▸ Your goal:
Nothing in the records may be left out or reworded; return them exactly.
+++ Data supplied +++
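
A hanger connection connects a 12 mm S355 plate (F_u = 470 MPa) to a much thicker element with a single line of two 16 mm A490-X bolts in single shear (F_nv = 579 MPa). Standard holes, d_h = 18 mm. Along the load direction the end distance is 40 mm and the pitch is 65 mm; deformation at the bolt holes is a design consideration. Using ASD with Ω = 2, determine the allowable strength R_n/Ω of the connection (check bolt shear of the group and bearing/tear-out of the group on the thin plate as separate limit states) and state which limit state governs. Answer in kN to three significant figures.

116 kN (bolt shear governs)

Bolt shear: A_b = π·16²/4 = 201.1 mm²; R_n = 579 × 201.1 × 2 × 1 / 1000 = 232.8 kN → 232.8 / 2 = 116 kN.
Bearing (1.2 l_c t F_u ≤ 2.4 d t F_u): upper limit = 2.4·16·12·470 / 1000 = 216.6 kN.
  Edge l_c = 40 − 18/2 = 31 → r_n = 209.8 kN; interior l_c = 65 − 18 = 47 → r_n = 216.6 kN.
  R_n,bearing = 1·209.8 + 1·216.6 = 426.4 kN → 426.4 / 2 = 213 kN.
Bolt shear governs: 116 kN.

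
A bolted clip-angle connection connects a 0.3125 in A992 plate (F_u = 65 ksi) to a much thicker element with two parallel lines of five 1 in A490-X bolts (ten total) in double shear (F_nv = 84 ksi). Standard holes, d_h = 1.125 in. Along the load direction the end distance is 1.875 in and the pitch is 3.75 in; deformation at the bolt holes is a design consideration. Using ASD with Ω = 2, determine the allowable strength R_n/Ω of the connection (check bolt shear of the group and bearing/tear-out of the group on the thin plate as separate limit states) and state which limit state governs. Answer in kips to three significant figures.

Bolt shear: A_b = π·1²/4 = 0.7854 in²; R_n = 84 × 0.7854 × 10 × 2 = 1319 kips → 1319 / 2 = 660 kips.
Bearing (1.2 l_c t F_u ≤ 2.4 d t F_u): upper limit = 2.4·1·0.3125·65 = 48.75 kips.
  Edge l_c = 1.875 − 1.125/2 = 1.312 → r_n = 31.99 kips; interior l_c = 3.75 − 1.125 = 2.625 → r_n = 48.75 kips.
  R_n,bearing = 2·31.99 + 8·48.75 = 454 kips → 454 / 2 = 227 kips.
Bearing governs: 227 kips.

227 kips (bearing governs)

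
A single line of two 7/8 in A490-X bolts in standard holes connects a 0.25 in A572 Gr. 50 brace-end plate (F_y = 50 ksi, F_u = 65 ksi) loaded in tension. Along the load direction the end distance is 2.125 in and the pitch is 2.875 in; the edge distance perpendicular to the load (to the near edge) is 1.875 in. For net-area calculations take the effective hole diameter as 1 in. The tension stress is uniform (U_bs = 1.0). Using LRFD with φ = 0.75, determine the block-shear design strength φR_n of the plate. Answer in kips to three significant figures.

42.4 kips

Shear plane L_v = 2.125 + 1·2.875 = 5 in; A_gv = 5 × 0.25 = 1.25 in².
A_nv = (5 − 1.5·1) × 0.25 = 0.875 in².
A_nt = (1.875 − 0.5·1) × 0.25 = 0.3438 in².
0.6 F_u A_nv = 34.12 kips; 0.6 F_y A_gv = 37.5 kips → shear rupture governs the shear term.
R_n = 34.12 + 1.0 × 65 × 0.3438 = 56.47 kips.
Design strength φR_n = 0.75 × 56.47 = 42.4 kips.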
+++
▸ Solution:
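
A hanger connection connects a 12 mm S355 plate (F_u = 470 MPa) to a much thicker element with a single line of two 16 mm A490-X bolts in single shear (F_nv = 579 MPa). Standard holes, d_h = 18 mm. Along the load direction the end distance is 40 mm and the pitch is 65 mm; deformation at the bolt holes is a design consideration. Using ASD with Ω = 2, determine the allowable strength R_n/Ω of the connection (check bolt shear of the group and bearing/tear-out of the group on the thin plate as separate limit states) and state which limit state governs. Answer in kN to three significant figures.

116 kN (bolt shear governs)

Bolt shear: A_b = π·16²/4 = 201.1 mm²; R_n = 579 × 201.1 × 2 × 1 / 1000 = 232.8 kN → 232.8 / 2 = 116 kN.
Bearing (1.2 l_c t F_u ≤ 2.4 d t F_u): upper limit = 2.4·16·12·470 / 1000 = 216.6 kN.
  Edge l_c = 40 − 18/2 = 31 → r_n = 209.8 kN; interior l_c = 65 − 18 = 47 → r_n = 216.6 kN.
  R_n,bearing = 1·209.8 + 1·216.6 = 426.4 kN → 426.4 / 2 = 213 kN.
Bolt shear governs: 116 kN.

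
A bolted clip-angle connection connects a 0.3125 in A992 plate (F_u = 65 ksi) to a much thicker element with two parallel lines of five 1 in A490-X bolts (ten total) in double shear (F_nv = 84 ksi). Standard holes, d_h = 1.125 in. Along the load direction the end distance is 1.875 in and the pitch is 3.75 in; deformation at the bolt holes is a design consideration. Using ASD with Ω = 2, determine the allowable strength R_n/Ω of the connection (check bolt shear of the group and bearing/tear-out of the group on the thin plate as separate limit states) and state which limit state governs. Answer in kips to three significant figures.

Bolt shear: A_b = π·1²/4 = 0.7854 in²; R_n = 84 × 0.7854 × 10 × 2 = 1319 kips → 1319 / 2 = 660 kips.
Bearing (1.2 l_c t F_u ≤ 2.4 d t F_u): upper limit = 2.4·1·0.3125·65 = 48.75 kips.
  Edge l_c = 1.875 − 1.125/2 = 1.312 → r_n = 31.99 kips; interior l_c = 3.75 − 1.125 = 2.625 → r_n = 48.75 kips.
  R_n,bearing = 2·31.99 + 8·48.75 = 454 kips → 454 / 2 = 227 kips.
Bearing governs: 227 kips.

227 kips (bearing governs)

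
A single line of two 7/8 in A490-X bolts in standard holes connects a 0.25 in A572 Gr. 50 brace-end plate (F_y = 50 ksi, F_u = 65 ksi) loaded in tension. Along the load direction the end distance is 2.125 in and the pitch is 2.875 in; the edge distance perpendicular to the load (to the near edge) is 1.875 in. For net-area calculations take the effective hole diameter as 1 in. The tension stress is uniform (U_bs = 1.0). Using LRFD with φ = 0.75, determine the block-shear design strength φR_n of the plate. Answer in kips to three significant figures.

42.4 kips

Shear plane L_v = 2.125 + 1·2.875 = 5 in; A_gv = 5 × 0.25 = 1.25 in².
A_nv = (5 − 1.5·1) × 0.25 = 0.875 in².
A_nt = (1.875 − 0.5·1) × 0.25 = 0.3438 in².
0.6 F_u A_nv = 34.12 kips; 0.6 F_y A_gv = 37.5 kips → shear rupture governs the shear term.
R_n = 34.12 + 1.0 × 65 × 0.3438 = 56.47 kips.
Design strength φR_n = 0.75 × 56.47 = 42.4 kips.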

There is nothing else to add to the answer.